■ **Work item**
Give an exact copy of the data that follows.

* * * * *

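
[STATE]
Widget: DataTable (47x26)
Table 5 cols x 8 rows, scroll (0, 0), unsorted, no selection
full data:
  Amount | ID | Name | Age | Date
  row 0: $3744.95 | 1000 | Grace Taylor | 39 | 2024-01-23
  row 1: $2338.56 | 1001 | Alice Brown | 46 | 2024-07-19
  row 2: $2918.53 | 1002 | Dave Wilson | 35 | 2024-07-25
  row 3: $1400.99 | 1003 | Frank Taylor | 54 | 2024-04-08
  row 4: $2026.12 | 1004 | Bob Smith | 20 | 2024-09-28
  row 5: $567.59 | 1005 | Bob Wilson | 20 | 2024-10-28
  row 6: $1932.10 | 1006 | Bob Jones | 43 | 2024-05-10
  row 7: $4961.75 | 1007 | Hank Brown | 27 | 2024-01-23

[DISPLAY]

Amount  │ID  │Name        │Age│Date            
────────┼────┼────────────┼───┼──────────      
$3744.95│1000│Grace Taylor│39 │2024-01-23      
$2338.56│1001│Alice Brown │46 │2024-07-19      
$2918.53│1002│Dave Wilson │35 │2024-07-25      
$1400.99│1003│Frank Taylor│54 │2024-04-08      
$2026.12│1004│Bob Smith   │20 │2024-09-28      
$567.59 │1005│Bob Wilson  │20 │2024-10-28      
$1932.10│1006│Bob Jones   │43 │2024-05-10      
$4961.75│1007│Hank Brown  │27 │2024-01-23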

* * * * *

■ **Result below**
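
[STATE]
Widget: DataTable (47x26)
Table 5 cols x 8 rows, scroll (0, 0), unsorted, no selection
full data:
  Amount | ID | Name | Age | Date
  row 0: $3744.95 | 1000 | Grace Taylor | 39 | 2024-01-23
  row 1: $2338.56 | 1001 | Alice Brown | 46 | 2024-07-19
  row 2: $2918.53 | 1002 | Dave Wilson | 35 | 2024-07-25
  row 3: $1400.99 | 1003 | Frank Taylor | 54 | 2024-04-08
  row 4: $2026.12 | 1004 | Bob Smith | 20 | 2024-09-28
  row 5: $567.59 | 1005 | Bob Wilson | 20 | 2024-10-28
  row 6: $1932.10 | 1006 | Bob Jones | 43 | 2024-05-10
  row 7: $4961.75 | 1007 | Hank Brown | 27 | 2024-01-23

[DISPLAY]

Amount  │ID  │Name        │Age│Date            
────────┼────┼────────────┼───┼──────────      
$3744.95│1000│Grace Taylor│39 │2024-01-23      
$2338.56│1001│Alice Brown │46 │2024-07-19      
$2918.53│1002│Dave Wilson │35 │2024-07-25      
$1400.99│1003│Frank Taylor│54 │2024-04-08      
$2026.12│1004│Bob Smith   │20 │2024-09-28      
$567.59 │1005│Bob Wilson  │20 │2024-10-28      
$1932.10│1006│Bob Jones   │43 │2024-05-10      
$4961.75│1007│Hank Brown  │27 │2024-01-23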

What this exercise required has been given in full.